* WORK TO COMPLETE: Repeat the data exactly, with every line included.

[Dataset entries]
........
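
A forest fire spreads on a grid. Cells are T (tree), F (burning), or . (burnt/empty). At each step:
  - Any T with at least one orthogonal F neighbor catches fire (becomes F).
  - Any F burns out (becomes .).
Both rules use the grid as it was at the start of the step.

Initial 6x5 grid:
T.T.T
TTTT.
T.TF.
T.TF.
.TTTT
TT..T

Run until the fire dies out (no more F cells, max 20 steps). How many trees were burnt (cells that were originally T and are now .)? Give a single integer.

Step 1: +4 fires, +2 burnt (F count now 4)
Step 2: +3 fires, +4 burnt (F count now 3)
Step 3: +4 fires, +3 burnt (F count now 4)
Step 4: +2 fires, +4 burnt (F count now 2)
Step 5: +3 fires, +2 burnt (F count now 3)
Step 6: +1 fires, +3 burnt (F count now 1)
Step 7: +0 fires, +1 burnt (F count now 0)
Fire out after step 7
Initially T: 18, now '.': 29
Total burnt (originally-T cells now '.'): 17

Answer: 17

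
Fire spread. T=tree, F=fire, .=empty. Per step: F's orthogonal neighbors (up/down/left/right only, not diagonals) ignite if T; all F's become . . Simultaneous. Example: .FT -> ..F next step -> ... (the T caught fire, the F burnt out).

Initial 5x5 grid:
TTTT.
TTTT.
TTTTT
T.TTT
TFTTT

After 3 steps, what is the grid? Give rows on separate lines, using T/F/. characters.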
........
* WRITTEN ANSWER:
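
A forest fire spreads on a grid. Cells are T (tree), F (burning), or . (burnt/empty). At each step:
  - Any T with at least one orthogonal F neighbor catches fire (becomes F).
  - Any F burns out (becomes .).
Both rules use the grid as it was at the start of the step.

Initial 6x5 grid:
T.T.T
TTTT.
T.TF.
T.TF.
.TTTT
TT..T

Run until the fire dies out (no more F cells, max 20 steps). How many trees were burnt (cells that were originally T and are now .)? Give a single integer.

Step 1: +4 fires, +2 burnt (F count now 4)
Step 2: +3 fires, +4 burnt (F count now 3)
Step 3: +4 fires, +3 burnt (F count now 4)
Step 4: +2 fires, +4 burnt (F count now 2)
Step 5: +3 fires, +2 burnt (F count now 3)
Step 6: +1 fires, +3 burnt (F count now 1)
Step 7: +0 fires, +1 burnt (F count now 0)
Fire out after step 7
Initially T: 18, now '.': 29
Total burnt (originally-T cells now '.'): 17

Answer: 17

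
Fire spread. T=tree, F=fire, .=empty. Per step: F's orthogonal neighbors (up/down/left/right only, not diagonals) ignite if T; all F's become . . Simultaneous. Example: .FT -> ..F next step -> ... (the T caught fire, the F burnt out).

Initial 5x5 grid:
TTTT.
TTTT.
TTTTT
T.TTT
TFTTT

After 3 steps, what is the grid? Give rows on separate lines, using T/F/. characters.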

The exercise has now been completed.